§ DATA SHOWN
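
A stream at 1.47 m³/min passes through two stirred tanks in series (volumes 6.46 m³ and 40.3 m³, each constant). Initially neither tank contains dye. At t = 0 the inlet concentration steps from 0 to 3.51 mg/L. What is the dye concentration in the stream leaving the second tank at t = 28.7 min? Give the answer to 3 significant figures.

2.04 mg/L

Species balance on tank i: dCᵢ/dt = (Cᵢ₋₁ − Cᵢ)/τᵢ with τᵢ = Vᵢ/Q.
τ₁ = 6.46/1.47 = 4.3946 min; τ₂ = 40.3/1.47 = 27.415 min.
Solving the cascade with C₁(0)=C₂(0)=0 gives C₂(t) = C_in[1 − (τ₁ e^(−t/τ₁) − τ₂ e^(−t/τ₂))/(τ₁ − τ₂)].
At t = 28.7: e^(−t/τ₁) = 0.0014578, e^(−t/τ₂) = 0.35103.
C₂ = 3.51·[1 − (4.3946·0.0014578 − 27.415·0.35103)/(-23.020)] = 3.51·0.58223 = 2.0436 mg/L.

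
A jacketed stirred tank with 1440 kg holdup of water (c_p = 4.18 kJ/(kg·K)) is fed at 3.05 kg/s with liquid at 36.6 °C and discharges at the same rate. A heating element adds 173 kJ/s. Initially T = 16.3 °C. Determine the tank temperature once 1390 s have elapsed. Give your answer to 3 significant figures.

M c_p dT/dt = ṁ c_p (T_in − T) + Q̇.
τ = M/ṁ = 472.13 s; T_ss = T_in + Q̇/(ṁ c_p) = 36.6 + 173/(3.05·4.18) = 50.170 °C.
Integrating: T(t) = T_ss + (T₀ − T_ss) e^(−t/τ).
T(1390) = 50.170 + (-33.870)·e^(−1390/472.13) = 50.170 + (-33.870)·0.052650 = 48.386 °C.

48.4 °C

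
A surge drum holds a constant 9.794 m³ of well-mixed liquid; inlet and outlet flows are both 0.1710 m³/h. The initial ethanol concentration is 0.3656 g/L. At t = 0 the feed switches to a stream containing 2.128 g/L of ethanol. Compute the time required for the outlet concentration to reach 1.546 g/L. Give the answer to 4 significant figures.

63.46 h

Unsteady species balance (constant V, well mixed): V dC/dt = Q(C_in − C), so τ = V/Q = 57.2749 h.
C(t) = C_in + (C₀ − C_in) e^(−t/τ). Set C = 1.546 and solve for t:
e^(−t/τ) = (C − C_in)/(C₀ − C_in) = (1.546 − 2.128)/(0.3656 − 2.128) = 0.330232
t = −τ ln(…) = 57.2749 × 1.10796 = 63.4583 h.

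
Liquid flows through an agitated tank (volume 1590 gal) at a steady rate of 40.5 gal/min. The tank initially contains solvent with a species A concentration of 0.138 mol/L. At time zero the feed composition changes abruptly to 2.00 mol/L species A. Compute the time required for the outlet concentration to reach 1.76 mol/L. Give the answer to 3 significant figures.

Unsteady species balance (constant V, well mixed): V dC/dt = Q(C_in − C), so τ = V/Q = 39.259 min.
C(t) = C_in + (C₀ − C_in) e^(−t/τ). Set C = 1.76 and solve for t:
e^(−t/τ) = (C − C_in)/(C₀ − C_in) = (1.76 − 2.00)/(0.138 − 2.00) = 0.12889
t = −τ ln(…) = 39.259 × 2.0488 = 80.433 min.

80.4 min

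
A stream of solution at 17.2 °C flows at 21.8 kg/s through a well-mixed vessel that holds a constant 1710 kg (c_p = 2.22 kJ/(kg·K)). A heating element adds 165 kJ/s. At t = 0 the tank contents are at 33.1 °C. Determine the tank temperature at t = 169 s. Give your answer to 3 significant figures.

22.1 °C

Unsteady energy balance on the tank contents: M c_p dT/dt = ṁ c_p (T_in − T) + 165.
τ = M/ṁ = 78.440 s; T_ss = T_in + Q̇/(ṁ c_p) = 17.2 + 165/(21.8·2.22) = 20.609 °C.
T approaches T_ss exponentially: T(t) = T_ss + (T₀ − T_ss) e^(−t/τ).
T(169) = 20.609 + (12.491)·e^(−169/78.440) = 20.609 + (12.491)·0.11596 = 22.058 °C.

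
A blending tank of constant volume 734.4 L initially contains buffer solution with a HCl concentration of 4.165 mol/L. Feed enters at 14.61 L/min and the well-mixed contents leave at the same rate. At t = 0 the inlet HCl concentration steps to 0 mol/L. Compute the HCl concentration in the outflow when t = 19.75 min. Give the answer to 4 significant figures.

2.812 mol/L

Accumulation = in − out for the solute gives V dC/dt = Q(C_in − C).
Time constant τ = V/Q = 734.4/14.61 = 50.2669 min.
This is linear first-order; C(t) = C_in + (C₀ − C_in) e^(−t/τ).
C(19.75) = 0 + (4.165 − 0)·e^(−19.75/50.2669) = 0 + (4.16500)·0.675095 = 2.81177 mol/L.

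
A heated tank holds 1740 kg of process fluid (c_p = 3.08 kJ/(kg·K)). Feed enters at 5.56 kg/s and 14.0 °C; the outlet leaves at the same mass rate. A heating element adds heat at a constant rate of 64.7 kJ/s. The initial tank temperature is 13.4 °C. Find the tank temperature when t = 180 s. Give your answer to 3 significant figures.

First-law balance (no shaft work): M c_p dT/dt = ṁ c_p (T_in − T) + 64.7.
Rearrange: dT/dt = (T_ss − T)/τ with τ = M/ṁ = 312.95 s and T_ss = T_in + Q̇/(ṁ c_p) = 17.778 °C.
Integrating: T(t) = T_ss + (T₀ − T_ss) e^(−t/τ).
T(180) = 17.778 + (-4.3781)·e^(−180/312.95) = 17.778 + (-4.3781)·0.56261 = 15.315 °C.

15.3 °C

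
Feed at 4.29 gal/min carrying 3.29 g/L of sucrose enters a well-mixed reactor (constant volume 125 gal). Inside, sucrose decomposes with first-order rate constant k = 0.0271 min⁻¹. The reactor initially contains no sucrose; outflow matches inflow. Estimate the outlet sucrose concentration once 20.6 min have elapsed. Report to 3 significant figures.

1.32 g/L

V dC/dt = Q(C_in − C) − k V C.
This is linear with rate a = Q/V + k = 0.061420 min⁻¹.
C_ss = Q C_in/(Q + kV) = 1.8384 g/L; C(t) = C_ss + (C₀ − C_ss) e^(−a t).
C(20.6) = 1.8384 + (-1.8384)·e^(−0.061420·20.6) = 1.8384 + (-1.8384)·0.28217 = 1.3196 g/L.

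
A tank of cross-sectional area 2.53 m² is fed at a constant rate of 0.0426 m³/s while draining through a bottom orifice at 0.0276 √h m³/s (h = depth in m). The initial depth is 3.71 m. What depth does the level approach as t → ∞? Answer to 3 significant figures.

2.38 m

Level balance: A dh/dt = 0.0426 − 0.0276 √h. Setting dh/dt = 0:
Q_in = 0.0276 √h_ss ⇒ √h_ss = 0.0426/0.0276 = 1.5435.
h_ss = 1.5435² = 2.3823 m. (Since h₀ = 3.71 m > h_ss, the level will fall toward this value.)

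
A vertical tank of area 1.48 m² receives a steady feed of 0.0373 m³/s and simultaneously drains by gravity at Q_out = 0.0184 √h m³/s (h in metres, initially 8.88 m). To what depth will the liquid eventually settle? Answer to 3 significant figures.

4.11 m

Level balance: A dh/dt = 0.0373 − 0.0184 √h. Setting dh/dt = 0:
Q_in = 0.0184 √h_ss ⇒ √h_ss = 0.0373/0.0184 = 2.0272.
h_ss = 2.0272² = 4.1094 m. (Since h₀ = 8.88 m > h_ss, the level will fall toward this value.)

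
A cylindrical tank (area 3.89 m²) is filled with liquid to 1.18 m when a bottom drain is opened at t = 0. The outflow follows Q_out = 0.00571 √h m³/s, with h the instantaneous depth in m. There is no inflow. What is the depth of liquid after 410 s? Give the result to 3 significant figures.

0.617 m

With no inflow, A dh/dt = −0.00571 √h.
This is separable: 2 d(√h)/dt = −0.00571/A, so √h = √h₀ − (0.00571/(2A)) t.
√h = √1.18 − 0.00571·410/(2·3.89) = 1.0863 − 0.30091 = 0.78537.
h = 0.78537² = 0.61680 m.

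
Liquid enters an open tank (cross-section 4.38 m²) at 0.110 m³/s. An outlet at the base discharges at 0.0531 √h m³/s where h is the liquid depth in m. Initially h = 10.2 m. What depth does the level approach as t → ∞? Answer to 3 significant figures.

Level balance: A dh/dt = 0.110 − 0.0531 √h. Setting dh/dt = 0:
Q_in = 0.0531 √h_ss ⇒ √h_ss = 0.110/0.0531 = 2.0716.
h_ss = 2.0716² = 4.2914 m. (Since h₀ = 10.2 m > h_ss, the level will fall toward this value.)

4.29 m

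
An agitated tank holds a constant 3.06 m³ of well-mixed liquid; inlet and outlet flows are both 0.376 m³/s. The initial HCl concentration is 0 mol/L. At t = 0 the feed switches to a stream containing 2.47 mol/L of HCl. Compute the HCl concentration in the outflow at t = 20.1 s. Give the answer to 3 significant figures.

Accumulation = in − out for the solute gives V dC/dt = Q(C_in − C).
Rewrite as dC/dt + C/τ = C_in/τ, τ = V/Q = 8.1383 s.
Integrating: C(t) = C_in + (C₀ − C_in) e^(−t/τ).
C(20.1) = 2.47 + (0 − 2.47)·e^(−20.1/8.1383) = 2.47 + (-2.4700)·0.084601 = 2.2610 mol/L.

2.26 mol/L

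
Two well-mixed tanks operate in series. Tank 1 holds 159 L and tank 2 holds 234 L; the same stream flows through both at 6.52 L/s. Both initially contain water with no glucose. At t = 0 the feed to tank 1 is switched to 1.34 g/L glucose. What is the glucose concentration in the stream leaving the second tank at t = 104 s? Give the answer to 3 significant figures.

Time constants: τᵢ = Vᵢ/Q for each well-mixed tank.
τ₁ = 159/6.52 = 24.387 s; τ₂ = 234/6.52 = 35.890 s.
Solving the cascade with C₁(0)=C₂(0)=0 gives C₂(t) = C_in[1 − (τ₁ e^(−t/τ₁) − τ₂ e^(−t/τ₂))/(τ₁ − τ₂)].
At t = 104: e^(−t/τ₁) = 0.014057, e^(−t/τ₂) = 0.055146.
C₂ = 1.34·[1 − (24.387·0.014057 − 35.890·0.055146)/(-11.503)] = 1.34·0.85775 = 1.1494 g/L.

1.15 g/L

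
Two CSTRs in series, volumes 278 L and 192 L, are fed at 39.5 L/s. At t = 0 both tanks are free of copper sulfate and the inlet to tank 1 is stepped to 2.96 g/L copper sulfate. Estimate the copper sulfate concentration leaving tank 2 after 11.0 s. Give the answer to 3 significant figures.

Species balance on tank i: dCᵢ/dt = (Cᵢ₋₁ − Cᵢ)/τᵢ with τᵢ = Vᵢ/Q.
τ₁ = 278/39.5 = 7.0380 s; τ₂ = 192/39.5 = 4.8608 s.
Solving the cascade with C₁(0)=C₂(0)=0 gives C₂(t) = C_in[1 − (τ₁ e^(−t/τ₁) − τ₂ e^(−t/τ₂))/(τ₁ − τ₂)].
At t = 11.0: e^(−t/τ₁) = 0.20952, e^(−t/τ₂) = 0.10404.
C₂ = 2.96·[1 − (7.0380·0.20952 − 4.8608·0.10404)/(2.1772)] = 2.96·0.55499 = 1.6428 g/L.

1.64 g/L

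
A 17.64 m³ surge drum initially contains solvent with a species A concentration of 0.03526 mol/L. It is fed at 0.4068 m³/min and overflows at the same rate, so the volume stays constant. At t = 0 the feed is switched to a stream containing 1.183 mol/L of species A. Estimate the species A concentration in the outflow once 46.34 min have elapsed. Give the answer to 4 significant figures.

0.7888 mol/L

Accumulation = in − out for the solute gives V dC/dt = Q(C_in − C).
Time constant τ = V/Q = 17.64/0.4068 = 43.3628 min.
C approaches C_in exponentially: C(t) = C_in + (C₀ − C_in) e^(−t/τ).
C(46.34) = 1.183 + (0.03526 − 1.183)·e^(−46.34/43.3628) = 1.183 + (-1.14774)·0.343469 = 0.788786 mol/L.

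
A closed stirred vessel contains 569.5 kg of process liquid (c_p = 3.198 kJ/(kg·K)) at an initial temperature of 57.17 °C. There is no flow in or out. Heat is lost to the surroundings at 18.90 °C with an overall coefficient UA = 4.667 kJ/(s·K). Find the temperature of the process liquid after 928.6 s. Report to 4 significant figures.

M c_p dT/dt = −UA(T − T_amb).
dT/dt = (T_ss − T)/τ with T_ss = T_amb = 18.9000 °C, τ = M c_p/UA = 569.5·3.198/4.667 = 390.242 s.
T approaches T_ss exponentially: T(t) = T_ss + (T₀ − T_ss) e^(−t/τ).
T(928.6) = 18.9000 + (38.2700)·0.0925925 = 22.4435 °C.

22.44 °C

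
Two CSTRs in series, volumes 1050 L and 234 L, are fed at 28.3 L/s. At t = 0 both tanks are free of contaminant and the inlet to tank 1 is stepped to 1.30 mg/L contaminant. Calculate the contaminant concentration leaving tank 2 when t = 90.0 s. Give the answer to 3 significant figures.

Each tank obeys Vᵢ dCᵢ/dt = Q(Cᵢ₋₁ − Cᵢ), so τᵢ = Vᵢ/Q.
τ₁ = 1050/28.3 = 37.102 s; τ₂ = 234/28.3 = 8.2686 s.
Tank 1: C₁ = C_in(1 − e^(−t/τ₁)). Tank 2 (τ₁ ≠ τ₂): C₂ = C_in[1 − (τ₁ e^(−t/τ₁) − τ₂ e^(−t/τ₂))/(τ₁ − τ₂)].
At t = 90.0: e^(−t/τ₁) = 0.088415, e^(−t/τ₂) = 1.8744e-05.
C₂ = 1.30·[1 − (37.102·0.088415 − 8.2686·1.8744e-05)/(28.834)] = 1.30·0.88624 = 1.1521 mg/L.

1.15 mg/L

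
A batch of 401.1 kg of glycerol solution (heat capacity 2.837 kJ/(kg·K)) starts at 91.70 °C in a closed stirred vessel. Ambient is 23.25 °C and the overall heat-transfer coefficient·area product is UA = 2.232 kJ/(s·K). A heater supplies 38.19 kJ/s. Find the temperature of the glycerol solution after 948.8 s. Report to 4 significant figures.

Lumped-capacitance energy balance: M c_p dT/dt = UA(T_amb − T) + Q̇.
dT/dt = (T_ss − T)/τ with T_ss = T_amb + Q̇/UA = 23.25 + 38.19/2.232 = 40.3602 °C, τ = M c_p/UA = 401.1·2.837/2.232 = 509.821 s.
T approaches T_ss exponentially: T(t) = T_ss + (T₀ − T_ss) e^(−t/τ).
T(948.8) = 40.3602 + (51.3398)·0.155510 = 48.3441 °C.

48.34 °C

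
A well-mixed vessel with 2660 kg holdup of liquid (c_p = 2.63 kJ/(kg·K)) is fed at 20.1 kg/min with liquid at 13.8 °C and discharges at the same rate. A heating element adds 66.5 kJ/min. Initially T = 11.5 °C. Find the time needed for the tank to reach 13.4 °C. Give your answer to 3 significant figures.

101 min

First-law balance (no shaft work): M c_p dT/dt = ṁ c_p (T_in − T) + 66.5.
τ = M/ṁ = 132.34 min; T_ss = T_in + Q̇/(ṁ c_p) = 15.058 °C.
T(t) = T_ss + (T₀ − T_ss) e^(−t/τ). Set T = 13.4:
e^(−t/τ) = (13.4 − 15.058)/(11.5 − 15.058) = 0.46599
t = −132.34 · ln(0.46599) = 101.05 min.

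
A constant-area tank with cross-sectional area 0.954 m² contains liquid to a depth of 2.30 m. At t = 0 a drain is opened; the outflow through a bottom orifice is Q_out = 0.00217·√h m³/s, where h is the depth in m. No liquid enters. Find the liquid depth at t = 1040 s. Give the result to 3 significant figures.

A dh/dt = −Q_out = −0.00217 √h.
This is separable: 2 d(√h)/dt = −0.00217/A, so √h = √h₀ − (0.00217/(2A)) t.
√h = √2.30 − 0.00217·1040/(2·0.954) = 1.5166 − 1.1828 = 0.33377.
h = 0.33377² = 0.11140 m.

0.111 m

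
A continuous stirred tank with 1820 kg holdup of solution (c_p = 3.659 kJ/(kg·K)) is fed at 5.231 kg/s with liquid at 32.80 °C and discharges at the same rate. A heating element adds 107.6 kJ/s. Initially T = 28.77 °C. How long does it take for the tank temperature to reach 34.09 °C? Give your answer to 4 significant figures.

M c_p dT/dt = ṁ c_p (T_in − T) + Q̇.
τ = M/ṁ = 347.926 s; T_ss = T_in + Q̇/(ṁ c_p) = 38.4217 °C.
T(t) = T_ss + (T₀ − T_ss) e^(−t/τ). Set T = 34.09:
e^(−t/τ) = (34.09 − 38.4217)/(28.77 − 38.4217) = 0.448800
t = −347.926 · ln(0.448800) = 278.751 s.

278.8 s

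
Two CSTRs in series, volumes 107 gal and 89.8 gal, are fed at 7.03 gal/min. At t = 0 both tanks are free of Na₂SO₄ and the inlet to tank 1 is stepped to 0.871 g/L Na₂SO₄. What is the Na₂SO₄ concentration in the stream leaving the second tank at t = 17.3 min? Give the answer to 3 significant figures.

0.306 g/L

Species balance on tank i: dCᵢ/dt = (Cᵢ₋₁ − Cᵢ)/τᵢ with τᵢ = Vᵢ/Q.
τ₁ = 107/7.03 = 15.220 min; τ₂ = 89.8/7.03 = 12.774 min.
Solving the cascade with C₁(0)=C₂(0)=0 gives C₂(t) = C_in[1 − (τ₁ e^(−t/τ₁) − τ₂ e^(−t/τ₂))/(τ₁ − τ₂)].
At t = 17.3: e^(−t/τ₁) = 0.32090, e^(−t/τ₂) = 0.25812.
C₂ = 0.871·[1 − (15.220·0.32090 − 12.774·0.25812)/(2.4467)] = 0.871·0.35133 = 0.30601 g/L.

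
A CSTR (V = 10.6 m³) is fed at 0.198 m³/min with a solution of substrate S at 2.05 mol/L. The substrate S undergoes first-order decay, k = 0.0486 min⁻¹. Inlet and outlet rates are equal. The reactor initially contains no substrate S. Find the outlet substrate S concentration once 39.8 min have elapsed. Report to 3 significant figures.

0.530 mol/L

V dC/dt = Q(C_in − C) − k V C.
dC/dt = (Q/V) C_in − (Q/V + k) C; effective rate a = Q/V + k = 0.018679 + 0.0486 = 0.067279 min⁻¹.
C_ss = Q C_in/(Q + kV) = 0.56916 mol/L; C(t) = C_ss + (C₀ − C_ss) e^(−a t).
C(39.8) = 0.56916 + (-0.56916)·e^(−0.067279·39.8) = 0.56916 + (-0.56916)·0.068720 = 0.53004 mol/L.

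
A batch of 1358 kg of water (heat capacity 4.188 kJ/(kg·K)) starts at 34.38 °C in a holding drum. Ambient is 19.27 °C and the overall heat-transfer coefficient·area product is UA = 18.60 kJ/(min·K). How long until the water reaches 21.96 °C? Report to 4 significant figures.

527.7 min

Lumped-capacitance energy balance: M c_p dT/dt = UA(T_amb − T).
τ = M c_p/UA = 305.769 min; T_ss = T_amb = 19.2700 °C.
T(t) = T_ss + (T₀ − T_ss)e^(−t/τ); set T = 21.96:
t = −τ ln[(T − T_ss)/(T₀ − T_ss)] = −305.769 · ln(0.178028) = 527.701 min.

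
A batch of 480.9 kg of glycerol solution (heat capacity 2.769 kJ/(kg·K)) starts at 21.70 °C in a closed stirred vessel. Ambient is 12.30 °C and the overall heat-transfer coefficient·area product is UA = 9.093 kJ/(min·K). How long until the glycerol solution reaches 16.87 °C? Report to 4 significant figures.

First-law balance (no shaft work): M c_p dT/dt = −UA(T − T_amb).
τ = M c_p/UA = 146.444 min; T_ss = T_amb = 12.3000 °C.
T(t) = T_ss + (T₀ − T_ss)e^(−t/τ); set T = 16.87:
t = −τ ln[(T − T_ss)/(T₀ − T_ss)] = −146.444 · ln(0.486170) = 105.615 min.

105.6 min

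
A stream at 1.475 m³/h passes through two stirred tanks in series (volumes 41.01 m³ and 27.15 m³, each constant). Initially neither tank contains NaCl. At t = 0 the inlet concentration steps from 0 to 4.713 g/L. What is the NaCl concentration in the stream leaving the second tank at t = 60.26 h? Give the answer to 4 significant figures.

3.466 g/L

Species balance on tank i: dCᵢ/dt = (Cᵢ₋₁ − Cᵢ)/τᵢ with τᵢ = Vᵢ/Q.
τ₁ = 41.01/1.475 = 27.8034 h; τ₂ = 27.15/1.475 = 18.4068 h.
Tank 1: C₁ = C_in(1 − e^(−t/τ₁)). Tank 2 (τ₁ ≠ τ₂): C₂ = C_in[1 − (τ₁ e^(−t/τ₁) − τ₂ e^(−t/τ₂))/(τ₁ − τ₂)].
At t = 60.26: e^(−t/τ₁) = 0.114479, e^(−t/τ₂) = 0.0378625.
C₂ = 4.713·[1 − (27.8034·0.114479 − 18.4068·0.0378625)/(9.39661)] = 4.713·0.735438 = 3.46612 g/L.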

§ EXERCISE REQUIREMENTS
Pull out every line from the one with "A batch of 480.9" to the end of the listing, and output only those.

§ RESPONSE TO THE EXERCISE
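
A batch of 480.9 kg of glycerol solution (heat capacity 2.769 kJ/(kg·K)) starts at 21.70 °C in a closed stirred vessel. Ambient is 12.30 °C and the overall heat-transfer coefficient·area product is UA = 9.093 kJ/(min·K). How long until the glycerol solution reaches 16.87 °C? Report to 4 significant figures.

First-law balance (no shaft work): M c_p dT/dt = −UA(T − T_amb).
τ = M c_p/UA = 146.444 min; T_ss = T_amb = 12.3000 °C.
T(t) = T_ss + (T₀ − T_ss)e^(−t/τ); set T = 16.87:
t = −τ ln[(T − T_ss)/(T₀ − T_ss)] = −146.444 · ln(0.486170) = 105.615 min.

105.6 min

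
A stream at 1.475 m³/h passes through two stirred tanks in series (volumes 41.01 m³ and 27.15 m³, each constant). Initially neither tank contains NaCl. At t = 0 the inlet concentration steps from 0 to 4.713 g/L. What is the NaCl concentration in the stream leaving the second tank at t = 60.26 h? Give the answer to 4 significant figures.

3.466 g/L

Species balance on tank i: dCᵢ/dt = (Cᵢ₋₁ − Cᵢ)/τᵢ with τᵢ = Vᵢ/Q.
τ₁ = 41.01/1.475 = 27.8034 h; τ₂ = 27.15/1.475 = 18.4068 h.
Tank 1: C₁ = C_in(1 − e^(−t/τ₁)). Tank 2 (τ₁ ≠ τ₂): C₂ = C_in[1 − (τ₁ e^(−t/τ₁) − τ₂ e^(−t/τ₂))/(τ₁ − τ₂)].
At t = 60.26: e^(−t/τ₁) = 0.114479, e^(−t/τ₂) = 0.0378625.
C₂ = 4.713·[1 − (27.8034·0.114479 − 18.4068·0.0378625)/(9.39661)] = 4.713·0.735438 = 3.46612 g/L.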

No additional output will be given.